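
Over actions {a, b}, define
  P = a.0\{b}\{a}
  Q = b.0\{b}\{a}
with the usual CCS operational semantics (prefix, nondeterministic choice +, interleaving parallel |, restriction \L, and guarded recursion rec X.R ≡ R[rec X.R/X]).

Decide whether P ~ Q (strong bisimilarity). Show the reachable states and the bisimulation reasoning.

P ≁ Q

LTS(P): 2 reachable states
  m0 = a.0\{b}\{a} :: —a→ m1
  m1 = 0\{b}\{a} :: deadlocked
LTS(Q): 2 reachable states
  n0 = b.0\{b}\{a} :: —b→ n1
  n1 = 0\{b}\{a} :: deadlocked
Bisimilarity quotient blocks:
  B0 = {m0}
  B1 = {m1, n1}
  B2 = {n0}
m0 ∈ B0, n0 ∈ B2 → different blocks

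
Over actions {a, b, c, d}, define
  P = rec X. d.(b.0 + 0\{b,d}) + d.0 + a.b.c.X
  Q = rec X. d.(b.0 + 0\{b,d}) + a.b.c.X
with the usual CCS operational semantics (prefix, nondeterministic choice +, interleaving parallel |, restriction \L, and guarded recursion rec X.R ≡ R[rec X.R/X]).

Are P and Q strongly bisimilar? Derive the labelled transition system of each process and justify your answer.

not bisimilar

Reachable graph of P (5 states):
  s0 = rec X. d.(b.0 + 0\{b,d}) + d.0 + a.b.c.X ⊢ =a=> s1, =d=> s2, =d=> s3
  s1 = b.c.(rec X. d.(b.0 + 0\{b,d}) + d.0 + a.b.c.X) ⊢ =b=> s4
  s2 = 0 ⊢ (no moves)
  s3 = b.0 + 0\{b,d} ⊢ =b=> s2
  s4 = c.(rec X. d.(b.0 + 0\{b,d}) + d.0 + a.b.c.X) ⊢ =c=> s0
Reachable graph of Q (5 states):
  t0 = rec X. d.(b.0 + 0\{b,d}) + a.b.c.X ⊢ =a=> t1, =d=> t2
  t1 = b.c.(rec X. d.(b.0 + 0\{b,d}) + a.b.c.X) ⊢ =b=> t3
  t2 = b.0 + 0\{b,d} ⊢ =b=> t4
  t3 = c.(rec X. d.(b.0 + 0\{b,d}) + a.b.c.X) ⊢ =c=> t0
  t4 = 0 ⊢ (no moves)
Partition-refinement fixed point:
  B0 = {s0}
  B1 = {s2, t4}
  B2 = {s3, t2}
  B3 = {s1}
  B4 = {s4}
  B5 = {t0}
  B6 = {t1}
  B7 = {t3}
s0 ∈ B0, t0 ∈ B5 → different blocks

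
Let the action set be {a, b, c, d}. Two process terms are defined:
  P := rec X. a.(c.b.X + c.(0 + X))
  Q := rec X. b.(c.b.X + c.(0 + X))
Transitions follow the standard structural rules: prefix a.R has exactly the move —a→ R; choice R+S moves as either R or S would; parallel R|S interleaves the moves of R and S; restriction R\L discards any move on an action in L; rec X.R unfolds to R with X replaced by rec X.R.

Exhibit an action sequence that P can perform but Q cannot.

a

LTS(P): 4 reachable states
  u0 = rec X. a.(c.b.X + c.(0 + X)) ⊢ --a--▸ u1
  u1 = c.b.(rec X. a.(c.b.X + c.(0 + X))) + c.(0 + (rec X. a.(c.b.X + c.(0 + X)))) ⊢ --c--▸ u2, --c--▸ u3
  u2 = 0 + (rec X. a.(c.b.X + c.(0 + X))) ⊢ --a--▸ u1
  u3 = b.(rec X. a.(c.b.X + c.(0 + X))) ⊢ --b--▸ u0
LTS(Q): 4 reachable states
  v0 = rec X. b.(c.b.X + c.(0 + X)) ⊢ --b--▸ v1
  v1 = c.b.(rec X. b.(c.b.X + c.(0 + X))) + c.(0 + (rec X. b.(c.b.X + c.(0 + X)))) ⊢ --c--▸ v2, --c--▸ v3
  v2 = 0 + (rec X. b.(c.b.X + c.(0 + X))) ⊢ --b--▸ v1
  v3 = b.(rec X. b.(c.b.X + c.(0 + X))) ⊢ --b--▸ v0
Executing a from P (initial set {u0}):
  after a @ step 1: {u1}
  P completes σ.
Executing a from Q (initial set {v0}):
  after a @ step 1: no successor for Q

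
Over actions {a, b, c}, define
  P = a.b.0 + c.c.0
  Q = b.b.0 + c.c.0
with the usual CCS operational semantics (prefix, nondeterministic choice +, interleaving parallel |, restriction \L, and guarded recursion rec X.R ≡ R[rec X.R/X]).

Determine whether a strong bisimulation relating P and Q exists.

LTS(P): 4 reachable states
  u0 = a.b.0 + c.c.0 | =a=> u1, =c=> u2
  u1 = b.0 | =b=> u3
  u2 = c.0 | =c=> u3
  u3 = 0 | deadlocked
LTS(Q): 4 reachable states
  v0 = b.b.0 + c.c.0 | =b=> v1, =c=> v2
  v1 = b.0 | =b=> v3
  v2 = c.0 | =c=> v3
  v3 = 0 | deadlocked
Bisimilarity quotient blocks:
  B0 = {u0}
  B1 = {u1, v1}
  B2 = {u3, v3}
  B3 = {u2, v2}
  B4 = {v0}
u0 ∈ B0, v0 ∈ B4 → different blocks

NO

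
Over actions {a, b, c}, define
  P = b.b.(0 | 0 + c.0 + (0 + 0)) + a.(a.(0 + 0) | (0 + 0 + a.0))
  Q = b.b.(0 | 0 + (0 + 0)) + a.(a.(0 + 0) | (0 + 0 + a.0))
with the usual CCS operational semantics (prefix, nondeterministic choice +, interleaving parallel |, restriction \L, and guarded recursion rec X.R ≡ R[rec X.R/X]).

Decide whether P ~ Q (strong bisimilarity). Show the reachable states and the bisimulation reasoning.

Reachable graph of P (8 states):
  p0 = b.b.(0 | 0 + c.0 + (0 + 0)) + a.(a.(0 + 0) | (0 + 0 + a.0)) :: ··a··> p1, ··b··> p2
  p1 = a.(0 + 0) | (0 + 0 + a.0) :: ··a··> p3, ··a··> p4
  p2 = b.(0 | 0 + c.0 + (0 + 0)) :: ··b··> p5
  p3 = (0 + 0) | (0 + 0 + a.0) :: ··a··> p6
  p4 = a.(0 + 0) | 0 :: ··a··> p6
  p5 = 0 | 0 + c.0 + (0 + 0) :: ··c··> p7
  p6 = (0 + 0) | 0 :: (no moves)
  p7 = 0 :: (no moves)
Reachable graph of Q (7 states):
  q0 = b.b.(0 | 0 + (0 + 0)) + a.(a.(0 + 0) | (0 + 0 + a.0)) :: ··a··> q1, ··b··> q2
  q1 = a.(0 + 0) | (0 + 0 + a.0) :: ··a··> q3, ··a··> q4
  q2 = b.(0 | 0 + (0 + 0)) :: ··b··> q5
  q3 = (0 + 0) | (0 + 0 + a.0) :: ··a··> q6
  q4 = a.(0 + 0) | 0 :: ··a··> q6
  q5 = 0 | 0 + (0 + 0) :: (no moves)
  q6 = (0 + 0) | 0 :: (no moves)
Partition-refinement fixed point:
  B0 = {p0}
  B1 = {p1, q1}
  B2 = {p3, p4, q3, q4}
  B3 = {p6, p7, q5, q6}
  B4 = {p2}
  B5 = {p5}
  B6 = {q0}
  B7 = {q2}
p0 ∈ B0, q0 ∈ B6 → different blocks

not bisimilar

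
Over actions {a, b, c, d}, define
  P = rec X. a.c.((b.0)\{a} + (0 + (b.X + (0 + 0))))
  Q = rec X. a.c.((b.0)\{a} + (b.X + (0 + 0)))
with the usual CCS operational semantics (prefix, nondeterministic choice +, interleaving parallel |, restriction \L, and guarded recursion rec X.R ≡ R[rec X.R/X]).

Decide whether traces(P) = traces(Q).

trace-equivalent

Reachable graph of P (4 states):
  m0 = rec X. a.c.((b.0)\{a} + (0 + (b.X + (0 + 0)))) | -a-> m1
  m1 = c.((b.0)\{a} + (0 + (b.(rec X. a.c.((b.0)\{a} + (0 + (b.X + (0 + 0))))) + (0 + 0)))) | -c-> m2
  m2 = (b.0)\{a} + (0 + (b.(rec X. a.c.((b.0)\{a} + (0 + (b.X + (0 + 0))))) + (0 + 0))) | -b-> m0, -b-> m3
  m3 = 0\{a} | (no moves)
Reachable graph of Q (4 states):
  n0 = rec X. a.c.((b.0)\{a} + (b.X + (0 + 0))) | -a-> n1
  n1 = c.((b.0)\{a} + (b.(rec X. a.c.((b.0)\{a} + (b.X + (0 + 0)))) + (0 + 0))) | -c-> n2
  n2 = (b.0)\{a} + (b.(rec X. a.c.((b.0)\{a} + (b.X + (0 + 0)))) + (0 + 0)) | -b-> n0, -b-> n3
  n3 = 0\{a} | (no moves)
Bisimilarity quotient blocks:
  B0 = {m0, n0}
  B1 = {m1, n1}
  B2 = {m2, n2}
  B3 = {m3, n3}
m0 ∈ B0, n0 ∈ B0 → same block
Bisimilar ⇒ trace-equivalent.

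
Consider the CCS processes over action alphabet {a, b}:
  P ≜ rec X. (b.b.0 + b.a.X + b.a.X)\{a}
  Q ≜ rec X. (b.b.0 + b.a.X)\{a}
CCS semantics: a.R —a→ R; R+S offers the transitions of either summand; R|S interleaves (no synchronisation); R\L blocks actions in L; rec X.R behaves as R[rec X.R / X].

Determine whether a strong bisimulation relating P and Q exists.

Reachable graph of P (4 states):
  s0 = rec X. (b.b.0 + b.a.X + b.a.X)\{a} → —b→ s1, —b→ s2
  s1 = (a.(rec X. (b.b.0 + b.a.X + b.a.X)\{a}))\{a} → (no moves)
  s2 = (b.0)\{a} → —b→ s3
  s3 = 0\{a} → (no moves)
Reachable graph of Q (4 states):
  t0 = rec X. (b.b.0 + b.a.X)\{a} → —b→ t1, —b→ t2
  t1 = (a.(rec X. (b.b.0 + b.a.X)\{a}))\{a} → (no moves)
  t2 = (b.0)\{a} → —b→ t3
  t3 = 0\{a} → (no moves)
Coarsest stable partition (strong bisimilarity classes):
  B0 = {s0, t0}
  B1 = {s2, t2}
  B2 = {s1, s3, t1, t3}
s0 ∈ B0, t0 ∈ B0 → same block

bisimilar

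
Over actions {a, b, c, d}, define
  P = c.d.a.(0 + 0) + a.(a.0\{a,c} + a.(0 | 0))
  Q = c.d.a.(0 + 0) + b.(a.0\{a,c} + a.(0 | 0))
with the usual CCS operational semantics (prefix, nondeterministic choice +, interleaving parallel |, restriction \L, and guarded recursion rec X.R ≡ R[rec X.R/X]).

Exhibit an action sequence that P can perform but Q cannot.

Reachable graph of P (7 states):
  m0 = c.d.a.(0 + 0) + a.(a.0\{a,c} + a.(0 | 0)) | =a=> m1, =c=> m2
  m1 = a.0\{a,c} + a.(0 | 0) | =a=> m3, =a=> m4
  m2 = d.a.(0 + 0) | =d=> m5
  m3 = 0 | 0 | ·
  m4 = 0\{a,c} | ·
  m5 = a.(0 + 0) | =a=> m6
  m6 = 0 + 0 | ·
Reachable graph of Q (7 states):
  n0 = c.d.a.(0 + 0) + b.(a.0\{a,c} + a.(0 | 0)) | =b=> n1, =c=> n2
  n1 = a.0\{a,c} + a.(0 | 0) | =a=> n3, =a=> n4
  n2 = d.a.(0 + 0) | =d=> n5
  n3 = 0 | 0 | ·
  n4 = 0\{a,c} | ·
  n5 = a.(0 + 0) | =a=> n6
  n6 = 0 + 0 | ·
Trace ⟨a⟩ through P, begin at {m0}:
  step 1 (a): {m1}
  P completes σ.
Trace ⟨a⟩ through Q, begin at {n0}:
  step 1 (a): no successor for Q

a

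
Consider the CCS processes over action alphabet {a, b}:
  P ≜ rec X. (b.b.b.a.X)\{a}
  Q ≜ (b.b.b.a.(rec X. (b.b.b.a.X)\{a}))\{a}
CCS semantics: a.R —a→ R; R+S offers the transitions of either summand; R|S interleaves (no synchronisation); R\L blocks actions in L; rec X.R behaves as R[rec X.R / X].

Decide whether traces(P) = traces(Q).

YES

LTS(P): 4 reachable states
  s0 = rec X. (b.b.b.a.X)\{a} :: --b--▸ s1
  s1 = (b.b.a.(rec X. (b.b.b.a.X)\{a}))\{a} :: --b--▸ s2
  s2 = (b.a.(rec X. (b.b.b.a.X)\{a}))\{a} :: --b--▸ s3
  s3 = (a.(rec X. (b.b.b.a.X)\{a}))\{a} :: (no moves)
LTS(Q): 4 reachable states
  t0 = (b.b.b.a.(rec X. (b.b.b.a.X)\{a}))\{a} :: --b--▸ t1
  t1 = (b.b.a.(rec X. (b.b.b.a.X)\{a}))\{a} :: --b--▸ t2
  t2 = (b.a.(rec X. (b.b.b.a.X)\{a}))\{a} :: --b--▸ t3
  t3 = (a.(rec X. (b.b.b.a.X)\{a}))\{a} :: (no moves)
Partition-refinement fixed point:
  B0 = {s0, t0}
  B1 = {s1, t1}
  B2 = {s2, t2}
  B3 = {s3, t3}
s0 ∈ B0, t0 ∈ B0 → same block
Bisimilar ⇒ trace-equivalent.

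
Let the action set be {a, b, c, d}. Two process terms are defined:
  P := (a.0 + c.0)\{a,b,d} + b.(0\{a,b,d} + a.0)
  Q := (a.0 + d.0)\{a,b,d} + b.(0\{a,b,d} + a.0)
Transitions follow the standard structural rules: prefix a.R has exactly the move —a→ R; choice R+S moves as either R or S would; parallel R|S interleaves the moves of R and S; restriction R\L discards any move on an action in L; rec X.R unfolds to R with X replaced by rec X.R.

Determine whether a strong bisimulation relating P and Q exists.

not bisimilar

LTS(P): 4 reachable states
  u0 = (a.0 + c.0)\{a,b,d} + b.(0\{a,b,d} + a.0) has moves —b→ u1, —c→ u2
  u1 = 0\{a,b,d} + a.0 has moves —a→ u3
  u2 = 0\{a,b,d} has moves (no moves)
  u3 = 0 has moves (no moves)
LTS(Q): 3 reachable states
  v0 = (a.0 + d.0)\{a,b,d} + b.(0\{a,b,d} + a.0) has moves —b→ v1
  v1 = 0\{a,b,d} + a.0 has moves —a→ v2
  v2 = 0 has moves (no moves)
Bisimilarity quotient blocks:
  B0 = {u0}
  B1 = {u1, v1}
  B2 = {u2, u3, v2}
  B3 = {v0}
u0 ∈ B0, v0 ∈ B3 → different blocks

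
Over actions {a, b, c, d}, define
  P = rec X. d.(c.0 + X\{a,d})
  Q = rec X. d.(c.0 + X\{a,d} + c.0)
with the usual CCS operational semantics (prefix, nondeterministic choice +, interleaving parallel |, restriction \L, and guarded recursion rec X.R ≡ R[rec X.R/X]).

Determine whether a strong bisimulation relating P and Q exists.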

• • • • • • •

Work item: The line containing "P = rec X. d.(c.0" marks the start. Reproduce it and all lines after it through the end of the listing, exactly and alone.

Worked solution:
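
  P = rec X. d.(c.0 + X\{a,d})
  Q = rec X. d.(c.0 + X\{a,d} + c.0)
with the usual CCS operational semantics (prefix, nondeterministic choice +, interleaving parallel |, restriction \L, and guarded recursion rec X.R ≡ R[rec X.R/X]).

Determine whether a strong bisimulation relating P and Q exists.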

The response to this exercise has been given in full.